■ What is expected
Set down, please, exactly the lines below that run from the line with "AM | 8:09 PM |" to the line with "AM | 6:53 PM |", both lines included.

[Collected data]
════════════════
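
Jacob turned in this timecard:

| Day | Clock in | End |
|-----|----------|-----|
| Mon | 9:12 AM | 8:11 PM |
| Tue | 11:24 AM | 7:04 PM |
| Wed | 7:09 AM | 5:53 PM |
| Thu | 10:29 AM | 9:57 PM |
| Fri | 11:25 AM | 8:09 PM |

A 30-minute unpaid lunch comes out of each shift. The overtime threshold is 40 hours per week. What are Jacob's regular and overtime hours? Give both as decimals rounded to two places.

Mon: 9:12 AM–8:11 PM = 10 h 59 min; less 30 min break → 10 h 29 min
Tue: 11:24 AM–7:04 PM = 7 h 40 min; less 30 min break → 7 h 10 min
Wed: 7:09 AM–5:53 PM = 10 h 44 min; less 30 min break → 10 h 14 min
Thu: 10:29 AM–9:57 PM = 11 h 28 min; less 30 min break → 10 h 58 min
Fri: 11:25 AM–8:09 PM = 8 h 44 min; less 30 min break → 8 h 14 min
Total worked: 47 h 5 min = 47.08 h.
Threshold 40 h → overtime 7 h 5 min, regular 40 h 0 min.

Regular 40.00 hours, overtime 7.08 hours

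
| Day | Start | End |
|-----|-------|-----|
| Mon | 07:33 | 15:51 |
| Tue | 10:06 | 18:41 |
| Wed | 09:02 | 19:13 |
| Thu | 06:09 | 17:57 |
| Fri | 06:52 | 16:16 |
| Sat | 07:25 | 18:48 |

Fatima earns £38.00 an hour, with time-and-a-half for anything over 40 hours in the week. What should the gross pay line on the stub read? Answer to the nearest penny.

Mon: 07:33–15:51 = 8 h 18 min
Tue: 10:06–18:41 = 8 h 35 min
Wed: 09:02–19:13 = 10 h 11 min
Thu: 06:09–17:57 = 11 h 48 min
Fri: 06:52–16:16 = 9 h 24 min
Sat: 07:25–18:48 = 11 h 23 min
Total worked: 59 h 39 min = 3579 min.
Regular 40 h 0 min = 2400 min at £38.00/h; overtime 19 h 39 min = 1179 min at £57.00/h.
Pay = (2400 × £38.00 + 1179 × £57.00) ÷ 60 = £2640.05.

£2640.05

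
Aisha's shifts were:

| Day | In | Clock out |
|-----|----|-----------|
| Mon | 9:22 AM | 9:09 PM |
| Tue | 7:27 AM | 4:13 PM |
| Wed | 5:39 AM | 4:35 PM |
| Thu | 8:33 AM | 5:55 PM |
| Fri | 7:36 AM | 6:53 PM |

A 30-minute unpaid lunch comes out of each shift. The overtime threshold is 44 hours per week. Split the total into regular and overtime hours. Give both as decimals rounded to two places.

Regular 44.00 hours, overtime 5.63 hours

Mon: 9:22 AM–9:09 PM = 11 h 47 min; less 30 min break → 11 h 17 min
Tue: 7:27 AM–4:13 PM = 8 h 46 min; less 30 min break → 8 h 16 min
Wed: 5:39 AM–4:35 PM = 10 h 56 min; less 30 min break → 10 h 26 min
Thu: 8:33 AM–5:55 PM = 9 h 22 min; less 30 min break → 8 h 52 min
Fri: 7:36 AM–6:53 PM = 11 h 17 min; less 30 min break → 10 h 47 min
Total worked: 49 h 38 min = 49.63 h.
Threshold 44 h → overtime 5 h 38 min, regular 44 h 0 min.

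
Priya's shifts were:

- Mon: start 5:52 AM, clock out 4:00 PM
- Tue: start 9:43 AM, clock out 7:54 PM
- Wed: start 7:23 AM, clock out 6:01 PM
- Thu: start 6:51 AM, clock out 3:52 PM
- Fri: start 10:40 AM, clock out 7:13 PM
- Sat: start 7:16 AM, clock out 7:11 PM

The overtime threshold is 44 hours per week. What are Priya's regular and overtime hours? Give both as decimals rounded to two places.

Regular 44.00 hours, overtime 16.43 hours

Mon: 5:52 AM–4:00 PM = 10 h 8 min
Tue: 9:43 AM–7:54 PM = 10 h 11 min
Wed: 7:23 AM–6:01 PM = 10 h 38 min
Thu: 6:51 AM–3:52 PM = 9 h 1 min
Fri: 10:40 AM–7:13 PM = 8 h 33 min
Sat: 7:16 AM–7:11 PM = 11 h 55 min
Total worked: 60 h 26 min = 60.43 h.
Threshold 44 h → overtime 16 h 26 min, regular 44 h 0 min.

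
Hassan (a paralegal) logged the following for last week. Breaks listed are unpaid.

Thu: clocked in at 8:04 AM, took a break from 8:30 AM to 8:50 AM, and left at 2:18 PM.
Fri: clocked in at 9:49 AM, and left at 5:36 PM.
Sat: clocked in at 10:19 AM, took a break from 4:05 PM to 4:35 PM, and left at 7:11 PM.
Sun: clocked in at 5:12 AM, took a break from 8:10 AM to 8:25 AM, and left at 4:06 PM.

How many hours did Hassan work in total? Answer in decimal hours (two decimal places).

Thu: 8:04 AM–2:18 PM = 6 h 14 min; less 20 min break → 5 h 54 min
Fri: 9:49 AM–5:36 PM = 7 h 47 min
Sat: 10:19 AM–7:11 PM = 8 h 52 min; less 30 min break → 8 h 22 min
Sun: 5:12 AM–4:06 PM = 10 h 54 min; less 15 min break → 10 h 39 min
Total: 5 h 54 min + 7 h 47 min + 8 h 22 min + 10 h 39 min = 32 h 42 min.

32.70 hours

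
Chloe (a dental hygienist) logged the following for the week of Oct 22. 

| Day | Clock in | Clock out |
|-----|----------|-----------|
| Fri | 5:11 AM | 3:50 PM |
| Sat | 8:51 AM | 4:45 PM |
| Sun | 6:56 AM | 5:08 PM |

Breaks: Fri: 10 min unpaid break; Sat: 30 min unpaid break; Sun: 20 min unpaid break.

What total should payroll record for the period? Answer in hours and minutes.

Fri: 5:11 AM–3:50 PM = 10 h 39 min; less 10 min break → 10 h 29 min
Sat: 8:51 AM–4:45 PM = 7 h 54 min; less 30 min break → 7 h 24 min
Sun: 6:56 AM–5:08 PM = 10 h 12 min; less 20 min break → 9 h 52 min
Total: 10 h 29 min + 7 h 24 min + 9 h 52 min = 27 h 45 min.

27 h 45 min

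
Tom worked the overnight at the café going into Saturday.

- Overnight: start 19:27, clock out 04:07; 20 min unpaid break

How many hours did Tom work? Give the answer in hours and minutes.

Overnight: 19:27 → midnight = 4 h 33 min; midnight → 04:07 = 4 h 7 min; span 8 h 40 min; less 20 min break → 8 h 20 min

8 h 20 min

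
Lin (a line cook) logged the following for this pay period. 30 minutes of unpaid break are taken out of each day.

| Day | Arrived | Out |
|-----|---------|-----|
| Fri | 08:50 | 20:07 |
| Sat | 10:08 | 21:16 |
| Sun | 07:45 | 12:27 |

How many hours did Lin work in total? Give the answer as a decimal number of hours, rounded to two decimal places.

Fri: 08:50–20:07 = 11 h 17 min; less 30 min break → 10 h 47 min
Sat: 10:08–21:16 = 11 h 8 min; less 30 min break → 10 h 38 min
Sun: 07:45–12:27 = 4 h 42 min; less 30 min break → 4 h 12 min
Total: 10 h 47 min + 10 h 38 min + 4 h 12 min = 25 h 37 min.

25.62 hours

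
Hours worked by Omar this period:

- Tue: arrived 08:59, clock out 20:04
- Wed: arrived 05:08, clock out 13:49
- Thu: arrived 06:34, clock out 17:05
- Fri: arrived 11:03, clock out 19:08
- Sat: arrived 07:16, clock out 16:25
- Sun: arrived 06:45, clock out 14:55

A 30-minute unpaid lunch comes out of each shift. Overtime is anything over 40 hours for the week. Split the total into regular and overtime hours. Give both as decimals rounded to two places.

Tue: 08:59–20:04 = 11 h 5 min; less 30 min break → 10 h 35 min
Wed: 05:08–13:49 = 8 h 41 min; less 30 min break → 8 h 11 min
Thu: 06:34–17:05 = 10 h 31 min; less 30 min break → 10 h 1 min
Fri: 11:03–19:08 = 8 h 5 min; less 30 min break → 7 h 35 min
Sat: 07:16–16:25 = 9 h 9 min; less 30 min break → 8 h 39 min
Sun: 06:45–14:55 = 8 h 10 min; less 30 min break → 7 h 40 min
Total worked: 52 h 41 min = 52.68 h.
Threshold 40 h → overtime 12 h 41 min, regular 40 h 0 min.

Regular 40.00 hours, overtime 12.68 hours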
════════════════
■ Result for this task
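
| Fri | 11:25 AM | 8:09 PM |

A 30-minute unpaid lunch comes out of each shift. The overtime threshold is 40 hours per week. What are Jacob's regular and overtime hours? Give both as decimals rounded to two places.

Mon: 9:12 AM–8:11 PM = 10 h 59 min; less 30 min break → 10 h 29 min
Tue: 11:24 AM–7:04 PM = 7 h 40 min; less 30 min break → 7 h 10 min
Wed: 7:09 AM–5:53 PM = 10 h 44 min; less 30 min break → 10 h 14 min
Thu: 10:29 AM–9:57 PM = 11 h 28 min; less 30 min break → 10 h 58 min
Fri: 11:25 AM–8:09 PM = 8 h 44 min; less 30 min break → 8 h 14 min
Total worked: 47 h 5 min = 47.08 h.
Threshold 40 h → overtime 7 h 5 min, regular 40 h 0 min.

Regular 40.00 hours, overtime 7.08 hours

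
| Day | Start | End |
|-----|-------|-----|
| Mon | 07:33 | 15:51 |
| Tue | 10:06 | 18:41 |
| Wed | 09:02 | 19:13 |
| Thu | 06:09 | 17:57 |
| Fri | 06:52 | 16:16 |
| Sat | 07:25 | 18:48 |

Fatima earns £38.00 an hour, with time-and-a-half for anything over 40 hours in the week. What should the gross pay line on the stub read? Answer to the nearest penny.

Mon: 07:33–15:51 = 8 h 18 min
Tue: 10:06–18:41 = 8 h 35 min
Wed: 09:02–19:13 = 10 h 11 min
Thu: 06:09–17:57 = 11 h 48 min
Fri: 06:52–16:16 = 9 h 24 min
Sat: 07:25–18:48 = 11 h 23 min
Total worked: 59 h 39 min = 3579 min.
Regular 40 h 0 min = 2400 min at £38.00/h; overtime 19 h 39 min = 1179 min at £57.00/h.
Pay = (2400 × £38.00 + 1179 × £57.00) ÷ 60 = £2640.05.

£2640.05

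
Aisha's shifts were:

| Day | In | Clock out |
|-----|----|-----------|
| Mon | 9:22 AM | 9:09 PM |
| Tue | 7:27 AM | 4:13 PM |
| Wed | 5:39 AM | 4:35 PM |
| Thu | 8:33 AM | 5:55 PM |
| Fri | 7:36 AM | 6:53 PM |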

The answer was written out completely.